Task to complete
Say how many lines of these entries include the word "edges", and answer with the number alone.

Dataset excerpts Start Marker

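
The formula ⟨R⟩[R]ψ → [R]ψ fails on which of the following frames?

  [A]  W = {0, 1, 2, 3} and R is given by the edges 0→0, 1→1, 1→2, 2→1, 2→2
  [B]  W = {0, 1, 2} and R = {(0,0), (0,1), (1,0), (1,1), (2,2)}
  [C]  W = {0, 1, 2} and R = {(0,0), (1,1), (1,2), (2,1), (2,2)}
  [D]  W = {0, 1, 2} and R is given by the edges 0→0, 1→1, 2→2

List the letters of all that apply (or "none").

The schema ⟨R⟩[R]ψ → [R]ψ is the dual of axiom 5; it is valid on a frame iff R is euclidean.
(A) R is euclidean (any two R-successors of the same world are R-related), so the schema is valid here.
(B) R is euclidean (any two R-successors of the same world are R-related), so the schema is valid here.
(C) R is euclidean (any two R-successors of the same world are R-related), so the schema is valid here.
(D) R is euclidean (any two R-successors of the same world are R-related), so the schema is valid here.

none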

Dataset excerpts End Marker

Result of the exercise
2